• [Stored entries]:
<<<<
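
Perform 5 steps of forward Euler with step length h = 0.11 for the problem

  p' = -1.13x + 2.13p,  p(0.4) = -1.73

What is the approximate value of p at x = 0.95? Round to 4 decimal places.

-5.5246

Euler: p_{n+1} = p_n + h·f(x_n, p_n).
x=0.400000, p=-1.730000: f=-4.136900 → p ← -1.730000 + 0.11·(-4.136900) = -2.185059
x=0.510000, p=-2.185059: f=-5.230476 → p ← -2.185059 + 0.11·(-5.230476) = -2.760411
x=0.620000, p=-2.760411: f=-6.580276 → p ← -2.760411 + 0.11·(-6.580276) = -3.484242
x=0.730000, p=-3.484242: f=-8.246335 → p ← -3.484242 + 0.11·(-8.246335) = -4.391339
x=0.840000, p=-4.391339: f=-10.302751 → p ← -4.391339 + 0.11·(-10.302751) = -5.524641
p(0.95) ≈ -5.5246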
>>>>
• [Problem to work on]:
From the line holding "What is the" through the last line above, reproduce each line exactly and add nothing.

• [Answer to this exercise]:
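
What is the approximate value of p at x = 0.95? Round to 4 decimal places.

-5.5246

Euler: p_{n+1} = p_n + h·f(x_n, p_n).
x=0.400000, p=-1.730000: f=-4.136900 → p ← -1.730000 + 0.11·(-4.136900) = -2.185059
x=0.510000, p=-2.185059: f=-5.230476 → p ← -2.185059 + 0.11·(-5.230476) = -2.760411
x=0.620000, p=-2.760411: f=-6.580276 → p ← -2.760411 + 0.11·(-6.580276) = -3.484242
x=0.730000, p=-3.484242: f=-8.246335 → p ← -3.484242 + 0.11·(-8.246335) = -4.391339
x=0.840000, p=-4.391339: f=-10.302751 → p ← -4.391339 + 0.11·(-10.302751) = -5.524641
p(0.95) ≈ -5.5246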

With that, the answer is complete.